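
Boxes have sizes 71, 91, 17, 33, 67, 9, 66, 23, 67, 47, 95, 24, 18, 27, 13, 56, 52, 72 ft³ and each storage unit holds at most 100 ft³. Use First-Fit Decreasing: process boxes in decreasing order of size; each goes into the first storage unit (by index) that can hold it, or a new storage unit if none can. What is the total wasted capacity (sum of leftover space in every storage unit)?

Sorted descending: 95, 91, 72, 71, 67, 67, 66, 56, 52, 47, 33, 27, 24, 23, 18, 17, 13, 9.
storage unit 1: place 95 ft³, 5 ft³ left
storage unit 2: place 91 ft³, 9 ft³ left
storage unit 3: place 72 ft³, 28 ft³ left
storage unit 4: place 71 ft³, 29 ft³ left
storage unit 5: place 67 ft³, 33 ft³ left
storage unit 6: place 67 ft³, 33 ft³ left
storage unit 7: place 66 ft³, 34 ft³ left
storage unit 8: place 56 ft³, 44 ft³ left
storage unit 9: place 52 ft³, 48 ft³ left
storage unit 9: place 47 ft³, 1 ft³ left
storage unit 5: place 33 ft³, 0 ft³ left
storage unit 3: place 27 ft³, 1 ft³ left
storage unit 4: place 24 ft³, 5 ft³ left
storage unit 6: place 23 ft³, 10 ft³ left
storage unit 7: place 18 ft³, 16 ft³ left
storage unit 8: place 17 ft³, 27 ft³ left
storage unit 7: place 13 ft³, 3 ft³ left
storage unit 2: place 9 ft³, 0 ft³ left
9 storage units × 100 ft³ = 900 ft³; used 848 ft³; unused 52 ft³.

52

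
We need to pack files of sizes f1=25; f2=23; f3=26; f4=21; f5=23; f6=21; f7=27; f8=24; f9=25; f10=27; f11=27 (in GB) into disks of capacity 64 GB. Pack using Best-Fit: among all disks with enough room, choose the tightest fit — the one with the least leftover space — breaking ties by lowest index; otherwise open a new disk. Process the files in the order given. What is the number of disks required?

6 disks

Put f1 (25 GB) in disk 1; 39 GB remain.
Put f2 (23 GB) in disk 1; 16 GB remain.
Put f3 (26 GB) in disk 2; 38 GB remain.
Put f4 (21 GB) in disk 2; 17 GB remain.
Put f5 (23 GB) in disk 3; 41 GB remain.
Put f6 (21 GB) in disk 3; 20 GB remain.
Put f7 (27 GB) in disk 4; 37 GB remain.
Put f8 (24 GB) in disk 4; 13 GB remain.
Put f9 (25 GB) in disk 5; 39 GB remain.
Put f10 (27 GB) in disk 5; 12 GB remain.
Put f11 (27 GB) in disk 6; 37 GB remain.
Final disks: [25,23] [26,21] [23,21] [27,24] [25,27] [27].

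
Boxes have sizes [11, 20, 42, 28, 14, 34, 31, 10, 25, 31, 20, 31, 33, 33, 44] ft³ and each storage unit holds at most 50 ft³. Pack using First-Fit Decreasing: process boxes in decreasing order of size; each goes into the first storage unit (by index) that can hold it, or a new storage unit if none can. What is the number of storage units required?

Sorted descending: 44, 42, 34, 33, 33, 31, 31, 31, 28, 25, 20, 20, 14, 11, 10.
storage unit 1: place 44 ft³, 6 ft³ left
storage unit 2: place 42 ft³, 8 ft³ left
storage unit 3: place 34 ft³, 16 ft³ left
storage unit 4: place 33 ft³, 17 ft³ left
storage unit 5: place 33 ft³, 17 ft³ left
storage unit 6: place 31 ft³, 19 ft³ left
storage unit 7: place 31 ft³, 19 ft³ left
storage unit 8: place 31 ft³, 19 ft³ left
storage unit 9: place 28 ft³, 22 ft³ left
storage unit 10: place 25 ft³, 25 ft³ left
storage unit 9: place 20 ft³, 2 ft³ left
storage unit 10: place 20 ft³, 5 ft³ left
storage unit 3: place 14 ft³, 2 ft³ left
storage unit 4: place 11 ft³, 6 ft³ left
storage unit 5: place 10 ft³, 7 ft³ left
Final storage units: [44] [42] [34,14] [33,11] [33,10] [31] [31] [31] [28,20] [25,20].

10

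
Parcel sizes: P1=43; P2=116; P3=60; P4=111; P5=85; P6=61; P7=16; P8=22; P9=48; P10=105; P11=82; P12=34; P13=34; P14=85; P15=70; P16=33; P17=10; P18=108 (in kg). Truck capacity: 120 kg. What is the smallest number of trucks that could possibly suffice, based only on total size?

10 trucks

Total size = 43 + 116 + 60 + 111 + 85 + 61 + 16 + 22 + 48 + 105 + 82 + 34 + 34 + 85 + 70 + 33 + 10 + 108 = 1123 kg.
⌈1123 / 120⌉ = 10.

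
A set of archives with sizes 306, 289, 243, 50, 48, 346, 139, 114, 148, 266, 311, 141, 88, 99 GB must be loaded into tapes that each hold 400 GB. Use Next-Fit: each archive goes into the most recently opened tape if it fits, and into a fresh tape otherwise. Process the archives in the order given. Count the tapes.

9 tapes

Put 306 GB in tape 1; 94 GB remain.
Put 289 GB in tape 2; 111 GB remain.
Put 243 GB in tape 3; 157 GB remain.
Put 50 GB in tape 3; 107 GB remain.
Put 48 GB in tape 3; 59 GB remain.
Put 346 GB in tape 4; 54 GB remain.
Put 139 GB in tape 5; 261 GB remain.
Put 114 GB in tape 5; 147 GB remain.
Put 148 GB in tape 6; 252 GB remain.
Put 266 GB in tape 7; 134 GB remain.
Put 311 GB in tape 8; 89 GB remain.
Put 141 GB in tape 9; 259 GB remain.
Put 88 GB in tape 9; 171 GB remain.
Put 99 GB in tape 9; 72 GB remain.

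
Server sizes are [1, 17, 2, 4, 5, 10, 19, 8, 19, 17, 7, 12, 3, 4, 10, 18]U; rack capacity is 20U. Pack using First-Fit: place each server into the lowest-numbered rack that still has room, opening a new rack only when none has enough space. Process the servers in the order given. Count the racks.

rack 1: place 1U, 19U left
rack 1: place 17U, 2U left
rack 1: place 2U, 0U left
rack 2: place 4U, 16U left
rack 2: place 5U, 11U left
rack 2: place 10U, 1U left
rack 3: place 19U, 1U left
rack 4: place 8U, 12U left
rack 5: place 19U, 1U left
rack 6: place 17U, 3U left
rack 4: place 7U, 5U left
rack 7: place 12U, 8U left
rack 4: place 3U, 2U left
rack 7: place 4U, 4U left
rack 8: place 10U, 10U left
rack 9: place 18U, 2U left

9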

┄┄┄┄┄┄┄┄┄┄┄┄┄┄┄┄┄┄┄┄

Return the lines above exactly, keeping every word.

EXERCISE OUTPUT >>
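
Boxes have sizes 71, 91, 17, 33, 67, 9, 66, 23, 67, 47, 95, 24, 18, 27, 13, 56, 52, 72 ft³ and each storage unit holds at most 100 ft³. Use First-Fit Decreasing: process boxes in decreasing order of size; each goes into the first storage unit (by index) that can hold it, or a new storage unit if none can. What is the total wasted capacity (sum of leftover space in every storage unit)?

Sorted descending: 95, 91, 72, 71, 67, 67, 66, 56, 52, 47, 33, 27, 24, 23, 18, 17, 13, 9.
storage unit 1: place 95 ft³, 5 ft³ left
storage unit 2: place 91 ft³, 9 ft³ left
storage unit 3: place 72 ft³, 28 ft³ left
storage unit 4: place 71 ft³, 29 ft³ left
storage unit 5: place 67 ft³, 33 ft³ left
storage unit 6: place 67 ft³, 33 ft³ left
storage unit 7: place 66 ft³, 34 ft³ left
storage unit 8: place 56 ft³, 44 ft³ left
storage unit 9: place 52 ft³, 48 ft³ left
storage unit 9: place 47 ft³, 1 ft³ left
storage unit 5: place 33 ft³, 0 ft³ left
storage unit 3: place 27 ft³, 1 ft³ left
storage unit 4: place 24 ft³, 5 ft³ left
storage unit 6: place 23 ft³, 10 ft³ left
storage unit 7: place 18 ft³, 16 ft³ left
storage unit 8: place 17 ft³, 27 ft³ left
storage unit 7: place 13 ft³, 3 ft³ left
storage unit 2: place 9 ft³, 0 ft³ left
9 storage units × 100 ft³ = 900 ft³; used 848 ft³; unused 52 ft³.

52

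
We need to pack files of sizes f1=25; f2=23; f3=26; f4=21; f5=23; f6=21; f7=27; f8=24; f9=25; f10=27; f11=27 (in GB) into disks of capacity 64 GB. Pack using Best-Fit: among all disks with enough room, choose the tightest fit — the one with the least leftover space — breaking ties by lowest index; otherwise open a new disk. Process the files in the order given. What is the number of disks required?

6 disks

Put f1 (25 GB) in disk 1; 39 GB remain.
Put f2 (23 GB) in disk 1; 16 GB remain.
Put f3 (26 GB) in disk 2; 38 GB remain.
Put f4 (21 GB) in disk 2; 17 GB remain.
Put f5 (23 GB) in disk 3; 41 GB remain.
Put f6 (21 GB) in disk 3; 20 GB remain.
Put f7 (27 GB) in disk 4; 37 GB remain.
Put f8 (24 GB) in disk 4; 13 GB remain.
Put f9 (25 GB) in disk 5; 39 GB remain.
Put f10 (27 GB) in disk 5; 12 GB remain.
Put f11 (27 GB) in disk 6; 37 GB remain.
Final disks: [25,23] [26,21] [23,21] [27,24] [25,27] [27].

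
Boxes have sizes [11, 20, 42, 28, 14, 34, 31, 10, 25, 31, 20, 31, 33, 33, 44] ft³ and each storage unit holds at most 50 ft³. Pack using First-Fit Decreasing: process boxes in decreasing order of size; each goes into the first storage unit (by index) that can hold it, or a new storage unit if none can. What is the number of storage units required?

Sorted descending: 44, 42, 34, 33, 33, 31, 31, 31, 28, 25, 20, 20, 14, 11, 10.
storage unit 1: place 44 ft³, 6 ft³ left
storage unit 2: place 42 ft³, 8 ft³ left
storage unit 3: place 34 ft³, 16 ft³ left
storage unit 4: place 33 ft³, 17 ft³ left
storage unit 5: place 33 ft³, 17 ft³ left
storage unit 6: place 31 ft³, 19 ft³ left
storage unit 7: place 31 ft³, 19 ft³ left
storage unit 8: place 31 ft³, 19 ft³ left
storage unit 9: place 28 ft³, 22 ft³ left
storage unit 10: place 25 ft³, 25 ft³ left
storage unit 9: place 20 ft³, 2 ft³ left
storage unit 10: place 20 ft³, 5 ft³ left
storage unit 3: place 14 ft³, 2 ft³ left
storage unit 4: place 11 ft³, 6 ft³ left
storage unit 5: place 10 ft³, 7 ft³ left
Final storage units: [44] [42] [34,14] [33,11] [33,10] [31] [31] [31] [28,20] [25,20].

10

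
Parcel sizes: P1=43; P2=116; P3=60; P4=111; P5=85; P6=61; P7=16; P8=22; P9=48; P10=105; P11=82; P12=34; P13=34; P14=85; P15=70; P16=33; P17=10; P18=108 (in kg). Truck capacity: 120 kg. What is the smallest number of trucks that could possibly suffice, based only on total size?

10 trucks

Total size = 43 + 116 + 60 + 111 + 85 + 61 + 16 + 22 + 48 + 105 + 82 + 34 + 34 + 85 + 70 + 33 + 10 + 108 = 1123 kg.
⌈1123 / 120⌉ = 10.

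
A set of archives with sizes 306, 289, 243, 50, 48, 346, 139, 114, 148, 266, 311, 141, 88, 99 GB must be loaded into tapes that each hold 400 GB. Use Next-Fit: each archive goes into the most recently opened tape if it fits, and into a fresh tape otherwise. Process the archives in the order given. Count the tapes.

9 tapes

Put 306 GB in tape 1; 94 GB remain.
Put 289 GB in tape 2; 111 GB remain.
Put 243 GB in tape 3; 157 GB remain.
Put 50 GB in tape 3; 107 GB remain.
Put 48 GB in tape 3; 59 GB remain.
Put 346 GB in tape 4; 54 GB remain.
Put 139 GB in tape 5; 261 GB remain.
Put 114 GB in tape 5; 147 GB remain.
Put 148 GB in tape 6; 252 GB remain.
Put 266 GB in tape 7; 134 GB remain.
Put 311 GB in tape 8; 89 GB remain.
Put 141 GB in tape 9; 259 GB remain.
Put 88 GB in tape 9; 171 GB remain.
Put 99 GB in tape 9; 72 GB remain.

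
Server sizes are [1, 17, 2, 4, 5, 10, 19, 8, 19, 17, 7, 12, 3, 4, 10, 18]U; rack capacity is 20U. Pack using First-Fit: place each server into the lowest-numbered rack that still has room, opening a new rack only when none has enough space. Process the servers in the order given. Count the racks.

rack 1: place 1U, 19U left
rack 1: place 17U, 2U left
rack 1: place 2U, 0U left
rack 2: place 4U, 16U left
rack 2: place 5U, 11U left
rack 2: place 10U, 1U left
rack 3: place 19U, 1U left
rack 4: place 8U, 12U left
rack 5: place 19U, 1U left
rack 6: place 17U, 3U left
rack 4: place 7U, 5U left
rack 7: place 12U, 8U left
rack 4: place 3U, 2U left
rack 7: place 4U, 4U left
rack 8: place 10U, 10U left
rack 9: place 18U, 2U left

9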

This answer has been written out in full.